◆ WHAT THIS TASK INVOLVES
Every line from the start of the records below to the line containing "Answer: 4191830644/1619 ≈ 2.5891e+6" should be retyped exactly, that line included, and no others.
** Opening GIVEN RECORDS block **
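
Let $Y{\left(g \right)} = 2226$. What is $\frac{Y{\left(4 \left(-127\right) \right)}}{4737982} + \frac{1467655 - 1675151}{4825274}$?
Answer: $- \frac{243092813287}{5715515339267} \approx -0.042532$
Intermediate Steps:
$\frac{Y{\left(4 \left(-127\right) \right)}}{4737982} + \frac{1467655 - 1675151}{4825274} = \frac{2226}{4737982} + \frac{1467655 - 1675151}{4825274} = 2226 \cdot \frac{1}{4737982} - \frac{103748}{2412637} = \frac{1113}{2368991} - \frac{103748}{2412637} = - \frac{243092813287}{5715515339267}$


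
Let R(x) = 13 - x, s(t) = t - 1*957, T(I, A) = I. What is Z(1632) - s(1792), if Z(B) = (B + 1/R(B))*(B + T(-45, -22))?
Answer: 4191830644/1619 ≈ 2.5891e+6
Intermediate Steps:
s(t) = -957 + t (s(t) = t - 957 = -957 + t)
Z(B) = (-45 + B)*(B + 1/(13 - B)) (Z(B) = (B + 1/(13 - B))*(B - 45) = (B + 1/(13 - B))*(-45 + B) = (-45 + B)*(B + 1/(13 - B)))
Z(1632) - s(1792) = (45 - 1*1632 + 1632*(-45 + 1632)*(-13 + 1632))/(-13 + 1632) - (-957 + 1792) = (45 - 1632 + 1632*1587*1619)/1619 - 1*835 = (45 - 1632 + 4193184096)/1619 - 835 = (1/1619)*4193182509 - 835 = 4193182509/1619 - 835 = 4191830644/1619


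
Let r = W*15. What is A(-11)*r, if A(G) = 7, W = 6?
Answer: 630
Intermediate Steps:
r = 90 (r = 6*15 = 90)
A(-11)*r = 7*90 = 630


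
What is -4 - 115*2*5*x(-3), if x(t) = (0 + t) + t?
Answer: 6896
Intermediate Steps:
x(t) = 2*t (x(t) = t + t = 2*t)
-4 - 115*2*5*x(-3) = -4 - 115*2*5*2*(-3) = -4 - 1150*(-6) = -4 - 115*(-60) = -4 + 6900 = 6896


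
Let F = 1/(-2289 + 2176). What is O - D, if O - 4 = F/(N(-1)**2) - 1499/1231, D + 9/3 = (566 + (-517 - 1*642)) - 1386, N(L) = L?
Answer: 276087940/139103 ≈ 1984.8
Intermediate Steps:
F = -1/113 (F = 1/(-113) = -1/113 ≈ -0.0088496)
D = -1982 (D = -3 + ((566 + (-517 - 1*642)) - 1386) = -3 + ((566 + (-517 - 642)) - 1386) = -3 + ((566 - 1159) - 1386) = -3 + (-593 - 1386) = -3 - 1979 = -1982)
O = 385794/139103 (O = 4 + (-1/(113*((-1)**2)) - 1499/1231) = 4 + (-1/113/1 - 1499*1/1231) = 4 + (-1/113*1 - 1499/1231) = 4 + (-1/113 - 1499/1231) = 4 - 170618/139103 = 385794/139103 ≈ 2.7734)
O - D = 385794/139103 - 1*(-1982) = 385794/139103 + 1982 = 276087940/139103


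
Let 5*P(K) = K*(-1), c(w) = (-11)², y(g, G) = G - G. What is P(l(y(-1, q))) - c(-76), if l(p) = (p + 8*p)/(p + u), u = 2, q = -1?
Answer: -121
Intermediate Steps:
y(g, G) = 0
l(p) = 9*p/(2 + p) (l(p) = (p + 8*p)/(p + 2) = (9*p)/(2 + p) = 9*p/(2 + p))
c(w) = 121
P(K) = -K/5 (P(K) = (K*(-1))/5 = (-K)/5 = -K/5)
P(l(y(-1, q))) - c(-76) = -9*0/(5*(2 + 0)) - 1*121 = -9*0/(5*2) - 121 = -⅕*0 - 121 = 0 - 121 = -121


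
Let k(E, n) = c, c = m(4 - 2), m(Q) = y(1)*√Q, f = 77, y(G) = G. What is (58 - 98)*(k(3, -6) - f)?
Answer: 3080 - 40*√2 ≈ 3023.4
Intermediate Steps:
m(Q) = √Q (m(Q) = 1*√Q = √Q)
c = √2 (c = √(4 - 2) = √2 ≈ 1.4142)
k(E, n) = √2
(58 - 98)*(k(3, -6) - f) = (58 - 98)*(√2 - 1*77) = -40*(√2 - 77) = -40*(-77 + √2) = 3080 - 40*√2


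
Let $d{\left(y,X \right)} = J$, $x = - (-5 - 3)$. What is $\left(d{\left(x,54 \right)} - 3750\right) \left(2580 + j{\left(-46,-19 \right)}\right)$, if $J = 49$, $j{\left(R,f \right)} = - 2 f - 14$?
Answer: $-9637404$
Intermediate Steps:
$j{\left(R,f \right)} = -14 - 2 f$
$x = 8$ ($x = \left(-1\right) \left(-8\right) = 8$)
$d{\left(y,X \right)} = 49$
$\left(d{\left(x,54 \right)} - 3750\right) \left(2580 + j{\left(-46,-19 \right)}\right) = \left(49 - 3750\right) \left(2580 - -24\right) = - 3701 \left(2580 + \left(-14 + 38\right)\right) = - 3701 \left(2580 + 24\right) = \left(-3701\right) 2604 = -9637404$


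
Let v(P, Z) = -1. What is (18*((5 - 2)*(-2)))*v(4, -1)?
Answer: 108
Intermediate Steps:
(18*((5 - 2)*(-2)))*v(4, -1) = (18*((5 - 2)*(-2)))*(-1) = (18*(3*(-2)))*(-1) = (18*(-6))*(-1) = -108*(-1) = 108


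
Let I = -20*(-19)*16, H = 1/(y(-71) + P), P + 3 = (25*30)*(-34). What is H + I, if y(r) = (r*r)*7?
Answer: 59486721/9784 ≈ 6080.0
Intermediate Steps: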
** Closing GIVEN RECORDS block **
◆ TASK RESULT
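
Let $Y{\left(g \right)} = 2226$. What is $\frac{Y{\left(4 \left(-127\right) \right)}}{4737982} + \frac{1467655 - 1675151}{4825274}$?
Answer: $- \frac{243092813287}{5715515339267} \approx -0.042532$
Intermediate Steps:
$\frac{Y{\left(4 \left(-127\right) \right)}}{4737982} + \frac{1467655 - 1675151}{4825274} = \frac{2226}{4737982} + \frac{1467655 - 1675151}{4825274} = 2226 \cdot \frac{1}{4737982} - \frac{103748}{2412637} = \frac{1113}{2368991} - \frac{103748}{2412637} = - \frac{243092813287}{5715515339267}$


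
Let R(x) = 13 - x, s(t) = t - 1*957, T(I, A) = I. What is Z(1632) - s(1792), if Z(B) = (B + 1/R(B))*(B + T(-45, -22))?
Answer: 4191830644/1619 ≈ 2.5891e+6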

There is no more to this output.